▶ **TASK PROMPT**
The output must match the entries below exactly.

━━━━━ SUPPLIED DATA ━━━━━

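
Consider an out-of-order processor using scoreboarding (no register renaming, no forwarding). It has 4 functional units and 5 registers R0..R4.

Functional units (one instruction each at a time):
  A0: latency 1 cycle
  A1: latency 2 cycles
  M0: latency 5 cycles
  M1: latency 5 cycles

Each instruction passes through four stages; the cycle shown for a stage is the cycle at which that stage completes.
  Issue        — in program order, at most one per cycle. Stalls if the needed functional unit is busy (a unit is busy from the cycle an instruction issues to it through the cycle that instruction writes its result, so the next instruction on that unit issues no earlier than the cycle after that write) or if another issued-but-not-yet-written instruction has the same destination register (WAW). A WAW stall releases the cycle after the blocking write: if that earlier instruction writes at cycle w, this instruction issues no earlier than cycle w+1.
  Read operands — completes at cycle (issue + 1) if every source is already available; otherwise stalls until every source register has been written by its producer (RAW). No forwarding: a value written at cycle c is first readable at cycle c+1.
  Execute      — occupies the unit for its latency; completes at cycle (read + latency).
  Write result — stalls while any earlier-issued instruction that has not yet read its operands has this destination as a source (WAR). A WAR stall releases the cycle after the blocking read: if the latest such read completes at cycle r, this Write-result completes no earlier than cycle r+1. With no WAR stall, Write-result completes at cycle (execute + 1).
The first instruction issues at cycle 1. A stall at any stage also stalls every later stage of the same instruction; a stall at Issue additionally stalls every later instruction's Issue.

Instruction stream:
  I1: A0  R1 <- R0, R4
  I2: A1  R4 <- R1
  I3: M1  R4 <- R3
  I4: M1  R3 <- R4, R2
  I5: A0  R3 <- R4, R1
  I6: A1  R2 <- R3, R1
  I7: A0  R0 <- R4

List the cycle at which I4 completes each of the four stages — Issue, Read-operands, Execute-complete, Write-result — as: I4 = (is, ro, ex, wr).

cycle 1: issue I1 (A0)
cycle 2: I1 read-ops; issue I2 (A1)
cycle 3: I1 finished on A0
cycle 4: I1→R1
cycle 5: I2 read-ops
cycle 7: I2 finished on A1
cycle 8: I2→R4
cycle 9: issue I3 (M1)
cycle 10: I3 read-ops
cycle 15: I3 finished on M1
cycle 16: I3→R4
cycle 17: issue I4 (M1)
cycle 18: I4 read-ops
cycle 23: I4 finished on M1
cycle 24: I4→R3
cycle 25: issue I5 (A0)
cycle 26: I5 read-ops; issue I6 (A1)
cycle 27: I5 finished on A0
cycle 28: I5→R3
cycle 29: I6 read-ops; issue I7 (A0)
cycle 30: I7 read-ops
cycle 31: I6 finished on A1; I7 finished on A0
cycle 32: I6→R2; I7→R0

I4 = (17, 18, 23, 24)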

━━━━━

▶ **YOUR SOLUTION**
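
Consider an out-of-order processor using scoreboarding (no register renaming, no forwarding). It has 4 functional units and 5 registers R0..R4.

Functional units (one instruction each at a time):
  A0: latency 1 cycle
  A1: latency 2 cycles
  M0: latency 5 cycles
  M1: latency 5 cycles

Each instruction passes through four stages; the cycle shown for a stage is the cycle at which that stage completes.
  Issue        — in program order, at most one per cycle. Stalls if the needed functional unit is busy (a unit is busy from the cycle an instruction issues to it through the cycle that instruction writes its result, so the next instruction on that unit issues no earlier than the cycle after that write) or if another issued-but-not-yet-written instruction has the same destination register (WAW). A WAW stall releases the cycle after the blocking write: if that earlier instruction writes at cycle w, this instruction issues no earlier than cycle w+1.
  Read operands — completes at cycle (issue + 1) if every source is already available; otherwise stalls until every source register has been written by its producer (RAW). No forwarding: a value written at cycle c is first readable at cycle c+1.
  Execute      — occupies the unit for its latency; completes at cycle (read + latency).
  Write result — stalls while any earlier-issued instruction that has not yet read its operands has this destination as a source (WAR). A WAR stall releases the cycle after the blocking read: if the latest such read completes at cycle r, this Write-result completes no earlier than cycle r+1. With no WAR stall, Write-result completes at cycle (execute + 1).
The first instruction issues at cycle 1. A stall at any stage also stalls every later stage of the same instruction; a stall at Issue additionally stalls every later instruction's Issue.

Instruction stream:
  I1: A0  R1 <- R0, R4
  I2: A1  R4 <- R1
  I3: M1  R4 <- R3
  I4: M1  R3 <- R4, R2
  I5: A0  R3 <- R4, R1
  I6: A1  R2 <- R3, R1
  I7: A0  R0 <- R4

List the cycle at which I4 completes each of the four stages — Issue, Read-operands, Execute-complete, Write-result — as: I4 = (is, ro, ex, wr).

cycle 1: issue I1 (A0)
cycle 2: I1 read-ops; issue I2 (A1)
cycle 3: I1 finished on A0
cycle 4: I1→R1
cycle 5: I2 read-ops
cycle 7: I2 finished on A1
cycle 8: I2→R4
cycle 9: issue I3 (M1)
cycle 10: I3 read-ops
cycle 15: I3 finished on M1
cycle 16: I3→R4
cycle 17: issue I4 (M1)
cycle 18: I4 read-ops
cycle 23: I4 finished on M1
cycle 24: I4→R3
cycle 25: issue I5 (A0)
cycle 26: I5 read-ops; issue I6 (A1)
cycle 27: I5 finished on A0
cycle 28: I5→R3
cycle 29: I6 read-ops; issue I7 (A0)
cycle 30: I7 read-ops
cycle 31: I6 finished on A1; I7 finished on A0
cycle 32: I6→R2; I7→R0

I4 = (17, 18, 23, 24)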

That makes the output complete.